* **DESCRIPTION OF THE TASK**
Select from the data all lines with the word "Answer".

* **EXERCISE MATERIALS**
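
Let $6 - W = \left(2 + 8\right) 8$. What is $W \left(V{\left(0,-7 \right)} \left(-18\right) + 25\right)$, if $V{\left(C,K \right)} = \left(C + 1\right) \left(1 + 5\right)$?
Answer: $6142$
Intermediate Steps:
$V{\left(C,K \right)} = 6 + 6 C$ ($V{\left(C,K \right)} = \left(1 + C\right) 6 = 6 + 6 C$)
$W = -74$ ($W = 6 - \left(2 + 8\right) 8 = 6 - 10 \cdot 8 = 6 - 80 = -74$)
$W \left(V{\left(0,-7 \right)} \left(-18\right) + 25\right) = - 74 \left(\left(6 + 6 \cdot 0\right) \left(-18\right) + 25\right) = - 74 \left(\left(6 + 0\right) \left(-18\right) + 25\right) = - 74 \left(6 \left(-18\right) + 25\right) = - 74 \left(-108 + 25\right) = \left(-74\right) \left(-83\right) = 6142$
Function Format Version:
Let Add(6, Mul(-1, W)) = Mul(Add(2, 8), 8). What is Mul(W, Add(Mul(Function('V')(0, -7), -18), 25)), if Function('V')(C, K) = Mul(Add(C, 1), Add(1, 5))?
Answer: 6142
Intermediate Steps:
Function('V')(C, K) = Add(6, Mul(6, C)) (Function('V')(C, K) = Mul(Add(1, C), 6) = Add(6, Mul(6, C)))
W = -74 (W = Add(6, Mul(-1, Mul(Add(2, 8), 8))) = Add(6, Mul(-1, Mul(10, 8))) = Add(6, Mul(-1, 80)) = Add(6, -80) = -74)
Mul(W, Add(Mul(Function('V')(0, -7), -18), 25)) = Mul(-74, Add(Mul(Add(6, Mul(6, 0)), -18), 25)) = Mul(-74, Add(Mul(Add(6, 0), -18), 25)) = Mul(-74, Add(Mul(6, -18), 25)) = Mul(-74, Add(-108, 25)) = Mul(-74, -83) = 6142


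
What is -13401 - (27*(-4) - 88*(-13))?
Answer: -14437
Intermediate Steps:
-13401 - (27*(-4) - 88*(-13)) = -13401 - (-108 + 1144) = -13401 - 1*1036 = -13401 - 1036 = -14437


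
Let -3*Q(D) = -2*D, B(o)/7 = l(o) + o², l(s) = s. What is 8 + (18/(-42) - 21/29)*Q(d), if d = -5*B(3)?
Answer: 9592/29 ≈ 330.76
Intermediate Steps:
B(o) = 7*o + 7*o² (B(o) = 7*(o + o²) = 7*o + 7*o²)
d = -420 (d = -35*3*(1 + 3) = -35*3*4 = -5*84 = -420)
Q(D) = 2*D/3 (Q(D) = -(-2)*D/3 = 2*D/3)
8 + (18/(-42) - 21/29)*Q(d) = 8 + (18/(-42) - 21/29)*((⅔)*(-420)) = 8 + (18*(-1/42) - 21*1/29)*(-280) = 8 + (-3/7 - 21/29)*(-280) = 8 - 234/203*(-280) = 8 + 9360/29 = 9592/29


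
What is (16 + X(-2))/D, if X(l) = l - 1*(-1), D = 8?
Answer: 15/8 ≈ 1.8750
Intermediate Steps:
X(l) = 1 + l (X(l) = l + 1 = 1 + l)
(16 + X(-2))/D = (16 + (1 - 2))/8 = (16 - 1)*(1/8) = 15*(1/8) = 15/8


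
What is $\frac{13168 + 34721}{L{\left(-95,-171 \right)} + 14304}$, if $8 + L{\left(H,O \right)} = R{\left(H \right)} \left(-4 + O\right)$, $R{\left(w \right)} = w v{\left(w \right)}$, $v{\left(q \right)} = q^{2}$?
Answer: $\frac{5321}{16672769} \approx 0.00031914$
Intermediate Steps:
$R{\left(w \right)} = w^{3}$ ($R{\left(w \right)} = w w^{2} = w^{3}$)
$L{\left(H,O \right)} = -8 + H^{3} \left(-4 + O\right)$
$\frac{13168 + 34721}{L{\left(-95,-171 \right)} + 14304} = \frac{13168 + 34721}{\left(-8 - 4 \left(-95\right)^{3} - 171 \left(-95\right)^{3}\right) + 14304} = \frac{47889}{\left(-8 - -3429500 - -146611125\right) + 14304} = \frac{47889}{\left(-8 + 3429500 + 146611125\right) + 14304} = \frac{47889}{150040617 + 14304} = \frac{47889}{150054921} = 47889 \cdot \frac{1}{150054921} = \frac{5321}{16672769}$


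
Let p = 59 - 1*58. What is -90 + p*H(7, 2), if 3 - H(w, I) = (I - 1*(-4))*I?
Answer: -99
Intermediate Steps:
H(w, I) = 3 - I*(4 + I) (H(w, I) = 3 - (I - 1*(-4))*I = 3 - (I + 4)*I = 3 - (4 + I)*I = 3 - I*(4 + I))
p = 1 (p = 59 - 58 = 1)
-90 + p*H(7, 2) = -90 + 1*(3 - 1*2**2 - 4*2) = -90 + 1*(3 - 1*4 - 8) = -90 + 1*(3 - 4 - 8) = -90 + 1*(-9) = -90 - 9 = -99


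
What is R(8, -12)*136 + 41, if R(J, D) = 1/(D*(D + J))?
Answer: 263/6 ≈ 43.833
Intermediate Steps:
R(J, D) = 1/(D*(D + J))
R(8, -12)*136 + 41 = (1/((-12)*(-12 + 8)))*136 + 41 = -1/12/(-4)*136 + 41 = -1/12*(-¼)*136 + 41 = (1/48)*136 + 41 = 17/6 + 41 = 263/6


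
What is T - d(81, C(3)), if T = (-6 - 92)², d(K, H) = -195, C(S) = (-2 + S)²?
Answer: 9799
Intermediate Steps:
T = 9604 (T = (-98)² = 9604)
T - d(81, C(3)) = 9604 - 1*(-195) = 9604 + 195 = 9799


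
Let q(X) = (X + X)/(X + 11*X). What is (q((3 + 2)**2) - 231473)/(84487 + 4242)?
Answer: -1388837/532374 ≈ -2.6088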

* **SOLVED EXERCISE**
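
Answer: $6142$
Answer: 6142
Answer: -14437
Answer: 9592/29 ≈ 330.76
Answer: 15/8 ≈ 1.8750
Answer: $\frac{5321}{16672769} \approx 0.00031914$
Answer: -99
Answer: 263/6 ≈ 43.833
Answer: 9799
Answer: -1388837/532374 ≈ -2.6088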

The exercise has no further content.